__How to complete this task__: If a line in the records below holds the string "instar", count it; give only the total.

__Data items__:
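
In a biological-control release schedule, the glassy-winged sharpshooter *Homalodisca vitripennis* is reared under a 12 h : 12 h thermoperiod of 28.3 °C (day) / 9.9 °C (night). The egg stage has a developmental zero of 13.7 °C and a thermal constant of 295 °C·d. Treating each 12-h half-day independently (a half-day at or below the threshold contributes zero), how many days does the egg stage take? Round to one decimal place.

Day half: max(0, 28.3 − 13.7) × 0.5 = 14.6 × 0.5 = 7.30 DD.
Night half: max(0, 9.9 − 13.7) × 0.5 = 0.0 × 0.5 = 0.00 DD.
Per 24 h: 7.30 DD/day.
Duration = 295 / 7.30 = 40.411 ≈ 40.4 days.

40.4 days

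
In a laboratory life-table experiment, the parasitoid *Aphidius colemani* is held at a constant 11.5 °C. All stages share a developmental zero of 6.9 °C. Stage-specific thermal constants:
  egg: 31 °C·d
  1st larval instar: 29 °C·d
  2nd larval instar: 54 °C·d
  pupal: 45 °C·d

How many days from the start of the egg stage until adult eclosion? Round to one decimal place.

Daily accumulation at 11.5 °C = 11.5 − 6.9 = 4.6 DD/day.
Total K = 31 + 29 + 54 + 45 = 159 DD.
Total duration = 159 / 4.6 = 34.565 ≈ 34.6 days.

34.6 days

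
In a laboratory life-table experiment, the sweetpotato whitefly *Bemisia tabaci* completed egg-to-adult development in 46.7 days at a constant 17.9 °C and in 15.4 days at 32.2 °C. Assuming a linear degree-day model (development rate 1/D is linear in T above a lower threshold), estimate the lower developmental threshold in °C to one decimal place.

Equal thermal constants: D₁(T₁ − T_b) = D₂(T₂ − T_b).
46.7·(17.9 − T_b) = 15.4·(32.2 − T_b)
T_b = (46.7·17.9 − 15.4·32.2) / (46.7 − 15.4) = 340.05 / 31.3 = 10.864 °C ≈ 10.9 °C.

10.9 °C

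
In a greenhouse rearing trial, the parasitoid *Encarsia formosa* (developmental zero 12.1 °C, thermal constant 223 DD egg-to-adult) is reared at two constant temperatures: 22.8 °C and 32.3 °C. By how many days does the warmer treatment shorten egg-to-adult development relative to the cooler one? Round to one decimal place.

At 22.8 °C: 223 / (22.8 − 12.1) = 223 / 10.7 = 20.841 d.
At 32.3 °C: 223 / (32.3 − 12.1) = 223 / 20.2 = 11.040 d.
Difference = |20.841 − 11.040| = 9.802 ≈ 9.8 days.

9.8 days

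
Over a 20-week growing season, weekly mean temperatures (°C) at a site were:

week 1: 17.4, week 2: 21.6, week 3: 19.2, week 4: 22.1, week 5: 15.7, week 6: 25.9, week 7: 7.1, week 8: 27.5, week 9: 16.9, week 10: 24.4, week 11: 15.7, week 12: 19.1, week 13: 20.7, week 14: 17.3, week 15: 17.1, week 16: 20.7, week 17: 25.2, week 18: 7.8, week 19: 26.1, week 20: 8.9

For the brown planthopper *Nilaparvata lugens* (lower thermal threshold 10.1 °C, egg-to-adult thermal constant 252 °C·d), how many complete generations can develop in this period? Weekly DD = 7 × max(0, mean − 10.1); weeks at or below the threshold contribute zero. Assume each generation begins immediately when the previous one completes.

5 generations

Weekly DD (7 × max(0, T̄ − 10.1)): 51.1, 80.5, 63.7, 84.0, 39.2, 110.6, 0.0, 121.8, 47.6, 100.1, 39.2, 63.0, 74.2, 50.4, 49.0, 74.2, 105.7, 0.0, 112.0, 0.0.
Season total = 1266.3 DD.
Complete generations = ⌊1266.3 / 252⌋ = 5.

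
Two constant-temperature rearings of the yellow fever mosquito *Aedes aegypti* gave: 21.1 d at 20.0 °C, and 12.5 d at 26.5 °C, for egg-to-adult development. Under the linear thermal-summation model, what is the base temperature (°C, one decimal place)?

Linear rate model ⇒ the product D·(T − T_b) is constant across temperatures.
21.1·(20.0 − T_b) = 12.5·(26.5 − T_b)
T_b = (21.1·20.0 − 12.5·26.5) / (21.1 − 12.5) = 90.75 / 8.6 = 10.552 °C ≈ 10.6 °C.

10.6 °C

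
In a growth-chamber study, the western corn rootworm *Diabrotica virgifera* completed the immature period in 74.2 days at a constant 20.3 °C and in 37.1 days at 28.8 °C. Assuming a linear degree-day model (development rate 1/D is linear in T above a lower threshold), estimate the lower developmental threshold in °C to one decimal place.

11.8 °C

Under the model K = D·(T − T_b), so D₁·(T₁ − T_b) = D₂·(T₂ − T_b).
74.2·(20.3 − T_b) = 37.1·(28.8 − T_b)
T_b = (74.2·20.3 − 37.1·28.8) / (74.2 − 37.1) = 437.78 / 37.1 = 11.800 °C ≈ 11.8 °C.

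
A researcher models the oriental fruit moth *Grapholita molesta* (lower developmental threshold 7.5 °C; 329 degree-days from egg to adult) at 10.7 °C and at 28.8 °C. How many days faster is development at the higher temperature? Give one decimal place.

At 10.7 °C: 329 / (10.7 − 7.5) = 329 / 3.2 = 102.813 d.
At 28.8 °C: 329 / (28.8 − 7.5) = 329 / 21.3 = 15.446 d.
Difference = |102.813 − 15.446| = 87.366 ≈ 87.4 days.

87.4 days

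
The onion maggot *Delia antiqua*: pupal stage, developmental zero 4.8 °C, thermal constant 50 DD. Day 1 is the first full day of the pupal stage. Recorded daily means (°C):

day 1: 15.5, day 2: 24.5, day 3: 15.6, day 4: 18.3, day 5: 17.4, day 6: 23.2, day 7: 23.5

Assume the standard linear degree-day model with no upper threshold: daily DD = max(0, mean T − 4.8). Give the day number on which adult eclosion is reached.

Daily DD above 4.8 °C: 10.7, 19.7, 10.8, 13.5, 12.6, 18.4, 18.7.
Cumulative: 10.7, 30.4, 41.2, 54.7, 67.3, 85.7, 104.4.
The total first reaches 50 DD on day 4.

day 4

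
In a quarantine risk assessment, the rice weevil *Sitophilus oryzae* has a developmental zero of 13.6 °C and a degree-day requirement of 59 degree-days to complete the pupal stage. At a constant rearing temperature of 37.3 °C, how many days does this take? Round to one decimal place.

Daily accumulation = 37.3 − 13.6 = 23.7 DD/day.
Duration = 59 / 23.7 = 2.489 ≈ 2.5 days.

2.5 days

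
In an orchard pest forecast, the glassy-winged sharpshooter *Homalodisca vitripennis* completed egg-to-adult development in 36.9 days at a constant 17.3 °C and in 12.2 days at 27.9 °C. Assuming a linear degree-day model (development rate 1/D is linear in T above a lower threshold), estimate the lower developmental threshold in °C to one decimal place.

Linear rate model ⇒ the product D·(T − T_b) is constant across temperatures.
36.9·(17.3 − T_b) = 12.2·(27.9 − T_b)
T_b = (36.9·17.3 − 12.2·27.9) / (36.9 − 12.2) = 297.99 / 24.7 = 12.064 °C ≈ 12.1 °C.

12.1 °C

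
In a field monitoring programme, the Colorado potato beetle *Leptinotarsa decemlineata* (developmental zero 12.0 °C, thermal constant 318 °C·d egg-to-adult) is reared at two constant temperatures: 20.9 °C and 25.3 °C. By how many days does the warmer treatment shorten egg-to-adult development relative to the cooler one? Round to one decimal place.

11.8 days

At 20.9 °C: 318 / (20.9 − 12.0) = 318 / 8.9 = 35.730 d.
At 25.3 °C: 318 / (25.3 − 12.0) = 318 / 13.3 = 23.910 d.
Difference = |35.730 − 23.910| = 11.821 ≈ 11.8 days.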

__Solution below__: 2